• [What is being asked] Each record should be retyped word for word.
*** Source data Section Begins ***
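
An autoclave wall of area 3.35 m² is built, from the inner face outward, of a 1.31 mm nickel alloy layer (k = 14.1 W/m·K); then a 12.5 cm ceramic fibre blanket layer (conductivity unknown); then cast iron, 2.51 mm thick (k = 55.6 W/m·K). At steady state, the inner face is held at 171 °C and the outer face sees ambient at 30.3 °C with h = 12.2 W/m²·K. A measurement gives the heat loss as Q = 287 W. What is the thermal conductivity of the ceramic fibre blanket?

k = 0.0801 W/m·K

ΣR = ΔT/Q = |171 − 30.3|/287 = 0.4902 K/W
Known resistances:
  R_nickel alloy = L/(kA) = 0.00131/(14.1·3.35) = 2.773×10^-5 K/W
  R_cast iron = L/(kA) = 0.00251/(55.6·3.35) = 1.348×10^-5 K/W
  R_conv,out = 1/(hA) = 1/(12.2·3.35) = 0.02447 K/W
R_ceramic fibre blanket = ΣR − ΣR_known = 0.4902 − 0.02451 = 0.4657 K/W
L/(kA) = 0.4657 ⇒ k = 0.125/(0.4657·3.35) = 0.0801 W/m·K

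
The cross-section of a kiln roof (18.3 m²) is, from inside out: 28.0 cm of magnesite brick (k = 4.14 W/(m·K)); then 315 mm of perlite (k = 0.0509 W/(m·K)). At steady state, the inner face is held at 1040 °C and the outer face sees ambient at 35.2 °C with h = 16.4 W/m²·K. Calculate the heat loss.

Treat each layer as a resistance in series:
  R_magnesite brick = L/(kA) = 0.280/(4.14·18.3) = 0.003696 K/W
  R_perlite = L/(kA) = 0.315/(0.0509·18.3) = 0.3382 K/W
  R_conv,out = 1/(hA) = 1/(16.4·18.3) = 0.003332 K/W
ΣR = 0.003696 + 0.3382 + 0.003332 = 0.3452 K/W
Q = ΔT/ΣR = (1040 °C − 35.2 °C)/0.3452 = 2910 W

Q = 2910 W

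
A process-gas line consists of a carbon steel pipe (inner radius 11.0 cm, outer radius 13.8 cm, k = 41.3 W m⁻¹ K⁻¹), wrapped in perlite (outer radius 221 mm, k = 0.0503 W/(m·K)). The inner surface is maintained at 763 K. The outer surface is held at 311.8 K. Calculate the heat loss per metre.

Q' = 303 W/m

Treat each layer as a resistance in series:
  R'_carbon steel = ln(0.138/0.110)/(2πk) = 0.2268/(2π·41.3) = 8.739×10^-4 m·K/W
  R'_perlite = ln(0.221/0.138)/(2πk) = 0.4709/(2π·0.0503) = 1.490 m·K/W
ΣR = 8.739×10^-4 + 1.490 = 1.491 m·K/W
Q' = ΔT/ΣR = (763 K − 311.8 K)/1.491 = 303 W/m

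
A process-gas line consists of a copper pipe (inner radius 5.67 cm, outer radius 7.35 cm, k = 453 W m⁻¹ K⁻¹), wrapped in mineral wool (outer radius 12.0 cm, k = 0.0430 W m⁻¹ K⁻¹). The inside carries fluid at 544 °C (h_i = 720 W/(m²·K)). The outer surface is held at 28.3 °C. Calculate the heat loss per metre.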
*** Source data Section Ends ***
• [Answer space]
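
An autoclave wall of area 3.35 m² is built, from the inner face outward, of a 1.31 mm nickel alloy layer (k = 14.1 W/m·K); then a 12.5 cm ceramic fibre blanket layer (conductivity unknown); then cast iron, 2.51 mm thick (k = 55.6 W/m·K). At steady state, the inner face is held at 171 °C and the outer face sees ambient at 30.3 °C with h = 12.2 W/m²·K. A measurement gives the heat loss as Q = 287 W. What is the thermal conductivity of the ceramic fibre blanket?

k = 0.0801 W/m·K

ΣR = ΔT/Q = |171 − 30.3|/287 = 0.4902 K/W
Known resistances:
  R_nickel alloy = L/(kA) = 0.00131/(14.1·3.35) = 2.773×10^-5 K/W
  R_cast iron = L/(kA) = 0.00251/(55.6·3.35) = 1.348×10^-5 K/W
  R_conv,out = 1/(hA) = 1/(12.2·3.35) = 0.02447 K/W
R_ceramic fibre blanket = ΣR − ΣR_known = 0.4902 − 0.02451 = 0.4657 K/W
L/(kA) = 0.4657 ⇒ k = 0.125/(0.4657·3.35) = 0.0801 W/m·K

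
The cross-section of a kiln roof (18.3 m²) is, from inside out: 28.0 cm of magnesite brick (k = 4.14 W/(m·K)); then 315 mm of perlite (k = 0.0509 W/(m·K)). At steady state, the inner face is held at 1040 °C and the outer face sees ambient at 35.2 °C with h = 16.4 W/m²·K. Calculate the heat loss.

Treat each layer as a resistance in series:
  R_magnesite brick = L/(kA) = 0.280/(4.14·18.3) = 0.003696 K/W
  R_perlite = L/(kA) = 0.315/(0.0509·18.3) = 0.3382 K/W
  R_conv,out = 1/(hA) = 1/(16.4·18.3) = 0.003332 K/W
ΣR = 0.003696 + 0.3382 + 0.003332 = 0.3452 K/W
Q = ΔT/ΣR = (1040 °C − 35.2 °C)/0.3452 = 2910 W

Q = 2910 W

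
A process-gas line consists of a carbon steel pipe (inner radius 11.0 cm, outer radius 13.8 cm, k = 41.3 W m⁻¹ K⁻¹), wrapped in perlite (outer radius 221 mm, k = 0.0503 W/(m·K)). The inner surface is maintained at 763 K. The outer surface is held at 311.8 K. Calculate the heat loss per metre.

Q' = 303 W/m

Treat each layer as a resistance in series:
  R'_carbon steel = ln(0.138/0.110)/(2πk) = 0.2268/(2π·41.3) = 8.739×10^-4 m·K/W
  R'_perlite = ln(0.221/0.138)/(2πk) = 0.4709/(2π·0.0503) = 1.490 m·K/W
ΣR = 8.739×10^-4 + 1.490 = 1.491 m·K/W
Q' = ΔT/ΣR = (763 K − 311.8 K)/1.491 = 303 W/m

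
A process-gas line consists of a copper pipe (inner radius 5.67 cm, outer radius 7.35 cm, k = 453 W m⁻¹ K⁻¹), wrapped in mineral wool (outer radius 12.0 cm, k = 0.0430 W m⁻¹ K⁻¹). The inside carries fluid at 544 °C (h_i = 720 W/(m²·K)). The outer surface is held at 28.3 °C. Calculate the heat loss per metre.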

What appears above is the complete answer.